### Problem details
Pull out each line of the data that includes the word "routing".

Collected data entries:
______________________________

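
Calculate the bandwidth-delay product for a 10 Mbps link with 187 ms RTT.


BDP = bandwidth * RTT
= 10 Mbps * 187 ms
= 10 * 1e6 * 187 / 1000 bits
= 1870000 bits
= 233750 bytes
= 228.2715 KB
BDP = 1870000 bits (233750 bytes)


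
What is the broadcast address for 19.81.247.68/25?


Network: 19.81.247.0/25
Host bits = 7
Set all host bits to 1:
Broadcast: 19.81.247.127


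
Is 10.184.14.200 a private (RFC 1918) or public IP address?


RFC 1918 private ranges:
  10.0.0.0/8 (10.0.0.0 - 10.255.255.255)
  172.16.0.0/12 (172.16.0.0 - 172.31.255.255)
  192.168.0.0/16 (192.168.0.0 - 192.168.255.255)
Private (in 10.0.0.0/8)


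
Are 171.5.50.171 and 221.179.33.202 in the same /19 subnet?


Mask: 255.255.224.0
171.5.50.171 AND mask = 171.5.32.0
221.179.33.202 AND mask = 221.179.32.0
No, different subnets (171.5.32.0 vs 221.179.32.0)


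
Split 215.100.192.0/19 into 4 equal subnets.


New prefix = 19 + 2 = 21
Each subnet has 2048 addresses
  215.100.192.0/21
  215.100.200.0/21
  215.100.208.0/21
  215.100.216.0/21
Subnets: 215.100.192.0/21, 215.100.200.0/21, 215.100.208.0/21, 215.100.216.0/21


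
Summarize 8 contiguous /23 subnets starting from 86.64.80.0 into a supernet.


Original prefix: /23
Number of subnets: 8 = 2^3
New prefix = 23 - 3 = 20
Supernet: 86.64.80.0/20


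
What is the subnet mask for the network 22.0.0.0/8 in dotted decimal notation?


/8 means 8 network bits, 24 host bits
Binary: 11111111000000000000000000000000
Mask: 255.0.0.0


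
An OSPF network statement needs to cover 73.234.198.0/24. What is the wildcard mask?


Subnet mask: 255.255.255.0
Wildcard = 255.255.255.255 - subnet mask
255 - 255 = 0
255 - 255 = 0
255 - 255 = 0
255 - 0 = 255
Wildcard: 0.0.0.255


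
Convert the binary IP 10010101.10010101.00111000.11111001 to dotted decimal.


10010101 = 149
10010101 = 149
00111000 = 56
11111001 = 249
IP: 149.149.56.249


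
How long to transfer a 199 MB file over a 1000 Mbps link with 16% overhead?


Effective throughput = 1000 * (1 - 16/100) = 840 Mbps
File size in Mb = 199 * 8 = 1592 Mb
Time = 1592 / 840
Time = 1.8952 seconds


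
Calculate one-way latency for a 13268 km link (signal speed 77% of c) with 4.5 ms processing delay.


Speed = 0.77 * 3e5 km/s = 231000 km/s
Propagation delay = 13268 / 231000 = 0.0574 s = 57.4372 ms
Processing delay = 4.5 ms
Total one-way latency = 61.9372 ms


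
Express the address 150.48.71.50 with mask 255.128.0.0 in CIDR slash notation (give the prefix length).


Binary: 11111111.10000000.00000000.00000000
Count leading 1s
Prefix: /9


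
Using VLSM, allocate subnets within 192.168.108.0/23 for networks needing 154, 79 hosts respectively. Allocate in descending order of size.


154 hosts -> /24 (254 usable): 192.168.108.0/24
79 hosts -> /25 (126 usable): 192.168.109.0/25
Allocation: 192.168.108.0/24 (154 hosts, 254 usable); 192.168.109.0/25 (79 hosts, 126 usable)


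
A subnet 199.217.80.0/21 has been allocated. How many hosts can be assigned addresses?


Host bits = 32 - 21 = 11
Total addresses = 2^11 = 2048
Usable = total - 2 (network and broadcast)
Usable hosts: 2046


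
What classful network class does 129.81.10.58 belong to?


First octet: 129
Binary: 10000001
10xxxxxx -> Class B (128-191)
Class B, default mask 255.255.0.0 (/16)


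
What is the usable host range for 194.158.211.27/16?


Network: 194.158.0.0
Broadcast: 194.158.255.255
First usable = network + 1
Last usable = broadcast - 1
Range: 194.158.0.1 to 194.158.255.254


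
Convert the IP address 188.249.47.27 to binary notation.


188 = 10111100
249 = 11111001
47 = 00101111
27 = 00011011
Binary: 10111100.11111001.00101111.00011011


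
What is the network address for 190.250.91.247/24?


IP:   10111110.11111010.01011011.11110111
Mask: 11111111.11111111.11111111.00000000
AND operation:
Net:  10111110.11111010.01011011.00000000
Network: 190.250.91.0/24


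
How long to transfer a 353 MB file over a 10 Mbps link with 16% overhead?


Effective throughput = 10 * (1 - 16/100) = 8.4 Mbps
File size in Mb = 353 * 8 = 2824 Mb
Time = 2824 / 8.4
Time = 336.1905 seconds


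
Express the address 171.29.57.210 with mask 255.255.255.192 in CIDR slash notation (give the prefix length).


Binary: 11111111.11111111.11111111.11000000
Count leading 1s
Prefix: /26


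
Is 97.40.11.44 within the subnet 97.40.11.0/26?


Subnet network: 97.40.11.0
Test IP AND mask: 97.40.11.0
Yes, 97.40.11.44 is in 97.40.11.0/26


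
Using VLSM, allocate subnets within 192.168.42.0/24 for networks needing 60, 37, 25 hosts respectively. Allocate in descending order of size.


60 hosts -> /26 (62 usable): 192.168.42.0/26
37 hosts -> /26 (62 usable): 192.168.42.64/26
25 hosts -> /27 (30 usable): 192.168.42.128/27
Allocation: 192.168.42.0/26 (60 hosts, 62 usable); 192.168.42.64/26 (37 hosts, 62 usable); 192.168.42.128/27 (25 hosts, 30 usable)


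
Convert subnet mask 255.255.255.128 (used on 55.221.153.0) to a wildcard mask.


Subnet mask: 255.255.255.128
Wildcard = 255.255.255.255 - subnet mask
255 - 255 = 0
255 - 255 = 0
255 - 255 = 0
255 - 128 = 127
Wildcard: 0.0.0.127


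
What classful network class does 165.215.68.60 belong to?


First octet: 165
Binary: 10100101
10xxxxxx -> Class B (128-191)
Class B, default mask 255.255.0.0 (/16)


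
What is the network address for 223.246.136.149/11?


IP:   11011111.11110110.10001000.10010101
Mask: 11111111.11100000.00000000.00000000
AND operation:
Net:  11011111.11100000.00000000.00000000
Network: 223.224.0.0/11


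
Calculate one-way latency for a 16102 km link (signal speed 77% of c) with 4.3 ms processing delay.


Speed = 0.77 * 3e5 km/s = 231000 km/s
Propagation delay = 16102 / 231000 = 0.0697 s = 69.7056 ms
Processing delay = 4.3 ms
Total one-way latency = 74.0056 ms


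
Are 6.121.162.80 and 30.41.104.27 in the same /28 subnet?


Mask: 255.255.255.240
6.121.162.80 AND mask = 6.121.162.80
30.41.104.27 AND mask = 30.41.104.16
No, different subnets (6.121.162.80 vs 30.41.104.16)


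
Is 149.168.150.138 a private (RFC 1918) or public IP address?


RFC 1918 private ranges:
  10.0.0.0/8 (10.0.0.0 - 10.255.255.255)
  172.16.0.0/12 (172.16.0.0 - 172.31.255.255)
  192.168.0.0/16 (192.168.0.0 - 192.168.255.255)
Public (not in any RFC 1918 range)


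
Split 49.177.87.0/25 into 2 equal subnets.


New prefix = 25 + 1 = 26
Each subnet has 64 addresses
  49.177.87.0/26
  49.177.87.64/26
Subnets: 49.177.87.0/26, 49.177.87.64/26


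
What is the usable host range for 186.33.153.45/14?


Network: 186.32.0.0
Broadcast: 186.35.255.255
First usable = network + 1
Last usable = broadcast - 1
Range: 186.32.0.1 to 186.35.255.254


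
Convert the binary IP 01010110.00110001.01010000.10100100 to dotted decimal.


01010110 = 86
00110001 = 49
01010000 = 80
10100100 = 164
IP: 86.49.80.164


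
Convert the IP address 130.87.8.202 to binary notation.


130 = 10000010
87 = 01010111
8 = 00001000
202 = 11001010
Binary: 10000010.01010111.00001000.11001010


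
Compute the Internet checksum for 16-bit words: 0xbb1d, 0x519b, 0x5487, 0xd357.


Sum all words (with carry folding):
+ 0xbb1d = 0xbb1d
+ 0x519b = 0x0cb9
+ 0x5487 = 0x6140
+ 0xd357 = 0x3498
One's complement: ~0x3498
Checksum = 0xcb67


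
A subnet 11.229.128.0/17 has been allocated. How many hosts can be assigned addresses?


Host bits = 32 - 17 = 15
Total addresses = 2^15 = 32768
Usable = total - 2 (network and broadcast)
Usable hosts: 32766


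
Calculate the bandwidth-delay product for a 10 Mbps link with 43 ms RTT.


BDP = bandwidth * RTT
= 10 Mbps * 43 ms
= 10 * 1e6 * 43 / 1000 bits
= 430000 bits
= 53750 bytes
= 52.4902 KB
BDP = 430000 bits (53750 bytes)


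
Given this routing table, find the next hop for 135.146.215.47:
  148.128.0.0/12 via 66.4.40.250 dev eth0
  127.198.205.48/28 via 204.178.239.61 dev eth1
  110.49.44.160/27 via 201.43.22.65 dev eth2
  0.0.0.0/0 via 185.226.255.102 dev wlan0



Longest prefix match for 135.146.215.47:
  /12 148.128.0.0: no
  /28 127.198.205.48: no
  /27 110.49.44.160: no
  /0 0.0.0.0: MATCH
Selected: next-hop 185.226.255.102 via wlan0 (matched /0)


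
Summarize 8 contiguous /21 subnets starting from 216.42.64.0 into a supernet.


Original prefix: /21
Number of subnets: 8 = 2^3
New prefix = 21 - 3 = 18
Supernet: 216.42.64.0/18


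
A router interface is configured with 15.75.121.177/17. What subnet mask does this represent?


/17 means 17 network bits, 15 host bits
Binary: 11111111111111111000000000000000
Mask: 255.255.128.0


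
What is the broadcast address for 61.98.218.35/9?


Network: 61.0.0.0/9
Host bits = 23
Set all host bits to 1:
Broadcast: 61.127.255.255


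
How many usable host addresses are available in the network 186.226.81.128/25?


Host bits = 32 - 25 = 7
Total addresses = 2^7 = 128
Usable = total - 2 (network and broadcast)
Usable hosts: 126


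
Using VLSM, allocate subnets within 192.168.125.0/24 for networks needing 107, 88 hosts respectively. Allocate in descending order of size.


107 hosts -> /25 (126 usable): 192.168.125.0/25
88 hosts -> /25 (126 usable): 192.168.125.128/25
Allocation: 192.168.125.0/25 (107 hosts, 126 usable); 192.168.125.128/25 (88 hosts, 126 usable)


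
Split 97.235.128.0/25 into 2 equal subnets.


New prefix = 25 + 1 = 26
Each subnet has 64 addresses
  97.235.128.0/26
  97.235.128.64/26
Subnets: 97.235.128.0/26, 97.235.128.64/26


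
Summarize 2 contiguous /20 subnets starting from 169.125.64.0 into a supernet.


Original prefix: /20
Number of subnets: 2 = 2^1
New prefix = 20 - 1 = 19
Supernet: 169.125.64.0/19


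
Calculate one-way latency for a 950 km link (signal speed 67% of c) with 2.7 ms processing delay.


Speed = 0.67 * 3e5 km/s = 201000 km/s
Propagation delay = 950 / 201000 = 0.0047 s = 4.7264 ms
Processing delay = 2.7 ms
Total one-way latency = 7.4264 ms


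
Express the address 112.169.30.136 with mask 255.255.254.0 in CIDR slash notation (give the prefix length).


Binary: 11111111.11111111.11111110.00000000
Count leading 1s
Prefix: /23


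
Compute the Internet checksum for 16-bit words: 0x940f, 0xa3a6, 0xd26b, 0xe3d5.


Sum all words (with carry folding):
+ 0x940f = 0x940f
+ 0xa3a6 = 0x37b6
+ 0xd26b = 0x0a22
+ 0xe3d5 = 0xedf7
One's complement: ~0xedf7
Checksum = 0x1208


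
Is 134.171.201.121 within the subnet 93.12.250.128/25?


Subnet network: 93.12.250.128
Test IP AND mask: 134.171.201.0
No, 134.171.201.121 is not in 93.12.250.128/25


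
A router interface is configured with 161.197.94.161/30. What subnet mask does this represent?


/30 means 30 network bits, 2 host bits
Binary: 11111111111111111111111111111100
Mask: 255.255.255.252


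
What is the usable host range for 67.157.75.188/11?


Network: 67.128.0.0
Broadcast: 67.159.255.255
First usable = network + 1
Last usable = broadcast - 1
Range: 67.128.0.1 to 67.159.255.254


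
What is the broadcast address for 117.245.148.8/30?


Network: 117.245.148.8/30
Host bits = 2
Set all host bits to 1:
Broadcast: 117.245.148.11


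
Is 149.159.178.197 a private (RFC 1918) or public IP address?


RFC 1918 private ranges:
  10.0.0.0/8 (10.0.0.0 - 10.255.255.255)
  172.16.0.0/12 (172.16.0.0 - 172.31.255.255)
  192.168.0.0/16 (192.168.0.0 - 192.168.255.255)
Public (not in any RFC 1918 range)


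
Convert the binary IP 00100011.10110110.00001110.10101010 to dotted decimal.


00100011 = 35
10110110 = 182
00001110 = 14
10101010 = 170
IP: 35.182.14.170


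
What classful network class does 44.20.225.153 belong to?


First octet: 44
Binary: 00101100
0xxxxxxx -> Class A (1-126)
Class A, default mask 255.0.0.0 (/8)


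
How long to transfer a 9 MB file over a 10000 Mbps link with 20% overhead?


Effective throughput = 10000 * (1 - 20/100) = 8000 Mbps
File size in Mb = 9 * 8 = 72 Mb
Time = 72 / 8000
Time = 0.009 seconds


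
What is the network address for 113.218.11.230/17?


IP:   01110001.11011010.00001011.11100110
Mask: 11111111.11111111.10000000.00000000
AND operation:
Net:  01110001.11011010.00000000.00000000
Network: 113.218.0.0/17


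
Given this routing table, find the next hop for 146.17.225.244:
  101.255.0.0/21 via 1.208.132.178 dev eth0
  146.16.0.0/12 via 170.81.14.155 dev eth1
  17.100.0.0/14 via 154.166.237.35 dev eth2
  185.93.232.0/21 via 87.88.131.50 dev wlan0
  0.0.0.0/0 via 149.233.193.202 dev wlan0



Longest prefix match for 146.17.225.244:
  /21 101.255.0.0: no
  /12 146.16.0.0: MATCH
  /14 17.100.0.0: no
  /21 185.93.232.0: no
  /0 0.0.0.0: MATCH
Selected: next-hop 170.81.14.155 via eth1 (matched /12)


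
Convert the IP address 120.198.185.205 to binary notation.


120 = 01111000
198 = 11000110
185 = 10111001
205 = 11001101
Binary: 01111000.11000110.10111001.11001101


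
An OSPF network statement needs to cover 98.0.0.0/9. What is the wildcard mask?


Subnet mask: 255.128.0.0
Wildcard = 255.255.255.255 - subnet mask
255 - 255 = 0
255 - 128 = 127
255 - 0 = 255
255 - 0 = 255
Wildcard: 0.127.255.255


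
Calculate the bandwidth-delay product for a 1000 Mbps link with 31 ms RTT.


BDP = bandwidth * RTT
= 1000 Mbps * 31 ms
= 1000 * 1e6 * 31 / 1000 bits
= 31000000 bits
= 3875000 bytes
= 3784.1797 KB
BDP = 31000000 bits (3875000 bytes)


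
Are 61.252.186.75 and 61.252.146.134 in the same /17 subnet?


Mask: 255.255.128.0
61.252.186.75 AND mask = 61.252.128.0
61.252.146.134 AND mask = 61.252.128.0
Yes, same subnet (61.252.128.0)


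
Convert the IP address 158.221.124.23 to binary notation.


158 = 10011110
221 = 11011101
124 = 01111100
23 = 00010111
Binary: 10011110.11011101.01111100.00010111


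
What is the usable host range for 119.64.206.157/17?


Network: 119.64.128.0
Broadcast: 119.64.255.255
First usable = network + 1
Last usable = broadcast - 1
Range: 119.64.128.1 to 119.64.255.254


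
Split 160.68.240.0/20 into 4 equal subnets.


New prefix = 20 + 2 = 22
Each subnet has 1024 addresses
  160.68.240.0/22
  160.68.244.0/22
  160.68.248.0/22
  160.68.252.0/22
Subnets: 160.68.240.0/22, 160.68.244.0/22, 160.68.248.0/22, 160.68.252.0/22


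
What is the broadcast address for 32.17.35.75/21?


Network: 32.17.32.0/21
Host bits = 11
Set all host bits to 1:
Broadcast: 32.17.39.255


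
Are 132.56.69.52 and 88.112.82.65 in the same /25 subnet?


Mask: 255.255.255.128
132.56.69.52 AND mask = 132.56.69.0
88.112.82.65 AND mask = 88.112.82.0
No, different subnets (132.56.69.0 vs 88.112.82.0)


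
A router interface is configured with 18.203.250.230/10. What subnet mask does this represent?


/10 means 10 network bits, 22 host bits
Binary: 11111111110000000000000000000000
Mask: 255.192.0.0


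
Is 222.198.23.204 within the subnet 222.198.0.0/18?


Subnet network: 222.198.0.0
Test IP AND mask: 222.198.0.0
Yes, 222.198.23.204 is in 222.198.0.0/18


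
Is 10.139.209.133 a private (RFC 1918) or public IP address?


RFC 1918 private ranges:
  10.0.0.0/8 (10.0.0.0 - 10.255.255.255)
  172.16.0.0/12 (172.16.0.0 - 172.31.255.255)
  192.168.0.0/16 (192.168.0.0 - 192.168.255.255)
Private (in 10.0.0.0/8)


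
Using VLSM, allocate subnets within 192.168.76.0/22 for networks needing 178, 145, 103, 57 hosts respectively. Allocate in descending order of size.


178 hosts -> /24 (254 usable): 192.168.76.0/24
145 hosts -> /24 (254 usable): 192.168.77.0/24
103 hosts -> /25 (126 usable): 192.168.78.0/25
57 hosts -> /26 (62 usable): 192.168.78.128/26
Allocation: 192.168.76.0/24 (178 hosts, 254 usable); 192.168.77.0/24 (145 hosts, 254 usable); 192.168.78.0/25 (103 hosts, 126 usable); 192.168.78.128/26 (57 hosts, 62 usable)


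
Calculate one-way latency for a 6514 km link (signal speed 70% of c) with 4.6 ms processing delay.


Speed = 0.7 * 3e5 km/s = 210000 km/s
Propagation delay = 6514 / 210000 = 0.031 s = 31.019 ms
Processing delay = 4.6 ms
Total one-way latency = 35.619 ms


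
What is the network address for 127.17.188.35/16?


IP:   01111111.00010001.10111100.00100011
Mask: 11111111.11111111.00000000.00000000
AND operation:
Net:  01111111.00010001.00000000.00000000
Network: 127.17.0.0/16


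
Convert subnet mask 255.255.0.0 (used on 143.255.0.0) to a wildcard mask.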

______________________________

### Task answer
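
Given this routing table, find the next hop for 135.146.215.47:
Given this routing table, find the next hop for 146.17.225.244: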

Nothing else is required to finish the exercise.